● TASK TO CARRY OUT
Your output should be each line from the material below that has the word "recurrence".
§ §
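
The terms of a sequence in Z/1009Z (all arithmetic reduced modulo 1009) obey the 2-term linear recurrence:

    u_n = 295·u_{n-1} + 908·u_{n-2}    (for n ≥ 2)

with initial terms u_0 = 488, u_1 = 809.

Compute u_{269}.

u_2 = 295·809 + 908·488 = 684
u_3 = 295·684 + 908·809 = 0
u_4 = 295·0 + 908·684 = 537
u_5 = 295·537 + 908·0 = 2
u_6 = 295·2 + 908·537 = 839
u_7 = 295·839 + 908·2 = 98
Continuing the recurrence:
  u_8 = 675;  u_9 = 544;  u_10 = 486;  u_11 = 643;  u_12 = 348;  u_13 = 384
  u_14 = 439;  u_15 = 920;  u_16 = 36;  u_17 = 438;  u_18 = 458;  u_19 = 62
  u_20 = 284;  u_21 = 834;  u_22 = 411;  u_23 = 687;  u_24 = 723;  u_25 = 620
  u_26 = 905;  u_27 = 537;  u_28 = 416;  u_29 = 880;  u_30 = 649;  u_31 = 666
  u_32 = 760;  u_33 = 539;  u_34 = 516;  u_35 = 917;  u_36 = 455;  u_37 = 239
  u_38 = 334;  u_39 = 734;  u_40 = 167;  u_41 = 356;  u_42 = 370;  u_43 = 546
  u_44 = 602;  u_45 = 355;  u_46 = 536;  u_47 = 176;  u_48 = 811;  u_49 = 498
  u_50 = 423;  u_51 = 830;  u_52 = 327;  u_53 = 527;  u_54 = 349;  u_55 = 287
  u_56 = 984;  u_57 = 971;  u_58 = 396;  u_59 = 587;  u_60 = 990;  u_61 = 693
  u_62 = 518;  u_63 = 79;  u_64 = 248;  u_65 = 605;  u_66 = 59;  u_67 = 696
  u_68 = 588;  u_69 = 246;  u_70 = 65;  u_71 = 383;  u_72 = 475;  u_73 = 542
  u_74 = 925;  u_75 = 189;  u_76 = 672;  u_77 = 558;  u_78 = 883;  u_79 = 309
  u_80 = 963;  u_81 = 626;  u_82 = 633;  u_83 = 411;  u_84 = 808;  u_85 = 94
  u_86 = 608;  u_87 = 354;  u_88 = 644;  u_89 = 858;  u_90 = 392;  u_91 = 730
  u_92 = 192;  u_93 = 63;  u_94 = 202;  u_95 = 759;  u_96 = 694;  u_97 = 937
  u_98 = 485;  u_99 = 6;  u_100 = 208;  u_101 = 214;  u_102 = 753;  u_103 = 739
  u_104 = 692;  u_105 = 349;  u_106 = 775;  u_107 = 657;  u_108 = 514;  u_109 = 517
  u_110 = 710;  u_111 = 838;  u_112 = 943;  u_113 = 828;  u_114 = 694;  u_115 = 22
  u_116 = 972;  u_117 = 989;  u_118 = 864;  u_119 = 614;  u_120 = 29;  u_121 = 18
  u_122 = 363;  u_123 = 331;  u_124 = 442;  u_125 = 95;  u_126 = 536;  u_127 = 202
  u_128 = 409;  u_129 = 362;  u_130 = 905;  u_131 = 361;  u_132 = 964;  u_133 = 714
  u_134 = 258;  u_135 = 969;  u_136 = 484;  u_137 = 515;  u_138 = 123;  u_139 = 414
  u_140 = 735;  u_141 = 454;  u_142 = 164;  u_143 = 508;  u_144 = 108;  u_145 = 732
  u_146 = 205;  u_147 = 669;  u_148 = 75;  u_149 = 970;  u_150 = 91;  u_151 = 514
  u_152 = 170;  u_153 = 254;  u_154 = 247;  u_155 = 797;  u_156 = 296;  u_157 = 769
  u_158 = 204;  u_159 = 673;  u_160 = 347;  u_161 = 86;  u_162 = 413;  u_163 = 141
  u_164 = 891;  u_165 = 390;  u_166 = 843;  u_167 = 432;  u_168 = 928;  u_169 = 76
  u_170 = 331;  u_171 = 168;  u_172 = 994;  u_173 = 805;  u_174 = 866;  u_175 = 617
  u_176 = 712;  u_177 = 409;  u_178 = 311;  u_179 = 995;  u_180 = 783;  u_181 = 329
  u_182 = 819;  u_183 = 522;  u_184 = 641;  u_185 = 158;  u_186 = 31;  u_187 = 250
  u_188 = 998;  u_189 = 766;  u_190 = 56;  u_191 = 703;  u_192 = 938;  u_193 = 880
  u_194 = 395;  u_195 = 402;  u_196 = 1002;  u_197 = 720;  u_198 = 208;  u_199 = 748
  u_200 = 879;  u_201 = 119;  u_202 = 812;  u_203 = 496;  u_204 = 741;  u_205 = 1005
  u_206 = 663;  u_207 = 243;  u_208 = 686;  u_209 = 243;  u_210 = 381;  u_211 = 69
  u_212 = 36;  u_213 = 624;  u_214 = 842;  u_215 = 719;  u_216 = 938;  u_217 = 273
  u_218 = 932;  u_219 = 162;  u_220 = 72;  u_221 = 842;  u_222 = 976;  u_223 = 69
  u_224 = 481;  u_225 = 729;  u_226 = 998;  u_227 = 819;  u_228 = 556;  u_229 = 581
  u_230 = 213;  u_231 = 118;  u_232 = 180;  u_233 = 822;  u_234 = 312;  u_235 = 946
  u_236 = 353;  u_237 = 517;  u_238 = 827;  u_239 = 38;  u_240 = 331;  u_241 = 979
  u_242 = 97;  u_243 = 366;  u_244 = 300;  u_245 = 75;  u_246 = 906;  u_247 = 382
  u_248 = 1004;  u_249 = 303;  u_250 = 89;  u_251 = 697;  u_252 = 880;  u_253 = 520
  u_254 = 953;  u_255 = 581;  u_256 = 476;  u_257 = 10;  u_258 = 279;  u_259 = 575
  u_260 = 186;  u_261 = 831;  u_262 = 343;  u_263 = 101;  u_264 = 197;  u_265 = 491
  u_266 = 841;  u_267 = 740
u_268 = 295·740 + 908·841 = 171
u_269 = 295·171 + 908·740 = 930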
§ §
● RESPONSE TO THIS TASK
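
The terms of a sequence in Z/1009Z (all arithmetic reduced modulo 1009) obey the 2-term linear recurrence:
Continuing the recurrence: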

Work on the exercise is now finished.